Which lines in the listing below contain the word "following"? Copy each one.

▶ **INFORMATION SHOWN**:
==========

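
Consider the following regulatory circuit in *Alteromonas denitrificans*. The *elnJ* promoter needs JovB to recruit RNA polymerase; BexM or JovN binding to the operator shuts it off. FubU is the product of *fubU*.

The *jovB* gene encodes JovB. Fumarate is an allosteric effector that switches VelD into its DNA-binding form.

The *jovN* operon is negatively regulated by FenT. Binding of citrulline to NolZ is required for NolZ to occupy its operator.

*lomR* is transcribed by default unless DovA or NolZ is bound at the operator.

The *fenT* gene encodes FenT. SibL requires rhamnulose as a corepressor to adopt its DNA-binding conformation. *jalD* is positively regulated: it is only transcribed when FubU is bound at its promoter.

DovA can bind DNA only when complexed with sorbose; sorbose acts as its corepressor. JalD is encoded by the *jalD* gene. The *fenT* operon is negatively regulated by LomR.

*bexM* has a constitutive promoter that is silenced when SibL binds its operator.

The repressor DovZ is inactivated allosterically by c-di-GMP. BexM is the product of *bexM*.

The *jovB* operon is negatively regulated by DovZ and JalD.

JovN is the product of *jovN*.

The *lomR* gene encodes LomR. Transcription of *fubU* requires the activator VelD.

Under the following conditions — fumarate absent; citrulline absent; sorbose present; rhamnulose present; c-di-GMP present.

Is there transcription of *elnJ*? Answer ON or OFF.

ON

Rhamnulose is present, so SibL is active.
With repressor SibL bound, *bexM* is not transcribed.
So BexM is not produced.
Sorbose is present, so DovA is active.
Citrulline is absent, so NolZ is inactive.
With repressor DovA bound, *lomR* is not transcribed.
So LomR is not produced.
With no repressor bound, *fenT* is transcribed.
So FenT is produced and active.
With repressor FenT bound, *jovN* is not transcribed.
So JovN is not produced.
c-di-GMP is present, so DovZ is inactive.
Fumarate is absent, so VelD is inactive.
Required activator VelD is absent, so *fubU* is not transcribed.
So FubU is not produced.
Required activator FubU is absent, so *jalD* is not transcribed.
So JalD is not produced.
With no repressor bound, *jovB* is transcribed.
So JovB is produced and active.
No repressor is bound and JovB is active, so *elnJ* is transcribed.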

==========

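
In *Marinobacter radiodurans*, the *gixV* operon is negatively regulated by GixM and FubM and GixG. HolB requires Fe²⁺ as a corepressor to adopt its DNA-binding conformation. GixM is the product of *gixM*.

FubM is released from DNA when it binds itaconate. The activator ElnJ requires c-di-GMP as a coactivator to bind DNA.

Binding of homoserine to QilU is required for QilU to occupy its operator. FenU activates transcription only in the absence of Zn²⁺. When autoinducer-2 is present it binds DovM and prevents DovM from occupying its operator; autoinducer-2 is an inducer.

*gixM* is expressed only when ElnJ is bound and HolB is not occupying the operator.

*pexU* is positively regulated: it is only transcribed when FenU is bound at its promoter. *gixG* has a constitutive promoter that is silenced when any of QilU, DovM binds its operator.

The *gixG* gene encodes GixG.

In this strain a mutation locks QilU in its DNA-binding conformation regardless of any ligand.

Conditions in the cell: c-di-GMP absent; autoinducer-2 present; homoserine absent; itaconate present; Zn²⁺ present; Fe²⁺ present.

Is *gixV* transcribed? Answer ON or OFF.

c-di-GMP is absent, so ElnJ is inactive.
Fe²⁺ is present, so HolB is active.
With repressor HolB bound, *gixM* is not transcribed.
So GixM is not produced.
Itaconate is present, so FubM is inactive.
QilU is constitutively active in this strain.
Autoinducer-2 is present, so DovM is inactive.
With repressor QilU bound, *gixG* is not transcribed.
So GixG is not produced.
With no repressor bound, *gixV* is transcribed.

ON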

==========

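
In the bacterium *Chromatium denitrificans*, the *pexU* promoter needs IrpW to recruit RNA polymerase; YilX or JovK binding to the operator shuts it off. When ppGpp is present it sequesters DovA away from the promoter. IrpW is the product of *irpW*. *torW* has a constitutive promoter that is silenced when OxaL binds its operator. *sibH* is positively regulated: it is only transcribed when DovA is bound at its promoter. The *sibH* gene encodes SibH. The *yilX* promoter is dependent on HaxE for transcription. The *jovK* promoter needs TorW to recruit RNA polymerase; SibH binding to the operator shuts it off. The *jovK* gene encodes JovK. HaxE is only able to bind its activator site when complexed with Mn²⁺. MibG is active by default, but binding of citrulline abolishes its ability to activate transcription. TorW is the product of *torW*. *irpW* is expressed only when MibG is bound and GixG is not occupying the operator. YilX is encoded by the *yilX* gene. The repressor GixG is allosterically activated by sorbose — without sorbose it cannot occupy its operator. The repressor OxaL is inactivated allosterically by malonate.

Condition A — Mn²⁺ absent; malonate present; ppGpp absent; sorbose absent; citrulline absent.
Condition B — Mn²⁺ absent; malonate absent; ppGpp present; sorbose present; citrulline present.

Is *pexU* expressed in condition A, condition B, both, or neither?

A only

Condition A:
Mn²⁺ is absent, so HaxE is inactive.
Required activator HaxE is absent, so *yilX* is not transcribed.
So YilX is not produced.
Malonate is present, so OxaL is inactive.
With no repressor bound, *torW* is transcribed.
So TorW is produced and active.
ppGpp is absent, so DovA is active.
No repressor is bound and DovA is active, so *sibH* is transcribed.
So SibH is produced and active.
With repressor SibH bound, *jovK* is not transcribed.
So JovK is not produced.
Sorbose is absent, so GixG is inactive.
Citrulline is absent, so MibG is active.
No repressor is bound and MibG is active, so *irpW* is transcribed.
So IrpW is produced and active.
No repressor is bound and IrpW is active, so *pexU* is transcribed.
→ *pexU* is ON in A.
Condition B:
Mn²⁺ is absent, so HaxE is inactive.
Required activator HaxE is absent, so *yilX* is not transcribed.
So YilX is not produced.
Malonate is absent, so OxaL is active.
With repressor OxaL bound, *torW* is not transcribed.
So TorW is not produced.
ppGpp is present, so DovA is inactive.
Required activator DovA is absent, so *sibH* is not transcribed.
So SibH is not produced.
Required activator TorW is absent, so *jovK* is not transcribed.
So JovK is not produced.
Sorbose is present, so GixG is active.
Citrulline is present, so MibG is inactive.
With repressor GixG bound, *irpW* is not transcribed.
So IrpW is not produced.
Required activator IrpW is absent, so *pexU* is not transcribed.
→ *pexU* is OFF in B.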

==========

▶ **THE ANSWER**:
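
Consider the following regulatory circuit in *Alteromonas denitrificans*. The *elnJ* promoter needs JovB to recruit RNA polymerase; BexM or JovN binding to the operator shuts it off. FubU is the product of *fubU*.
Under the following conditions — fumarate absent; citrulline absent; sorbose present; rhamnulose present; c-di-GMP present.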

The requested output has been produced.